Task requirements
Can you quote the records below in full, word for word?

[Saved data entries]
§ §

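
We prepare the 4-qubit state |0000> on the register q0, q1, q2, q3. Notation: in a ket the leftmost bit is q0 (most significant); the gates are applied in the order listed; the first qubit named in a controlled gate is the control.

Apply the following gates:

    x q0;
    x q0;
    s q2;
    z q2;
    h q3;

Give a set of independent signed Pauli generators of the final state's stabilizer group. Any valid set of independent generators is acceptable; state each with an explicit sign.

The final state is stabilized by the group generated by +IIIX, +ZIII, +IZII, +IIZI; other independent generating sets are equally valid. Key observation: steps 1-2 multiply out to the identity, so the circuit reduces to the remaining gates.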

§ §

Task output
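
We prepare the 4-qubit state |0000> on the register q0, q1, q2, q3. Notation: in a ket the leftmost bit is q0 (most significant); the gates are applied in the order listed; the first qubit named in a controlled gate is the control.

Apply the following gates:

    x q0;
    x q0;
    s q2;
    z q2;
    h q3;

Give a set of independent signed Pauli generators of the final state's stabilizer group. Any valid set of independent generators is acceptable; state each with an explicit sign.

The final state is stabilized by the group generated by +IIIX, +ZIII, +IZII, +IIZI; other independent generating sets are equally valid. Key observation: steps 1-2 multiply out to the identity, so the circuit reduces to the remaining gates.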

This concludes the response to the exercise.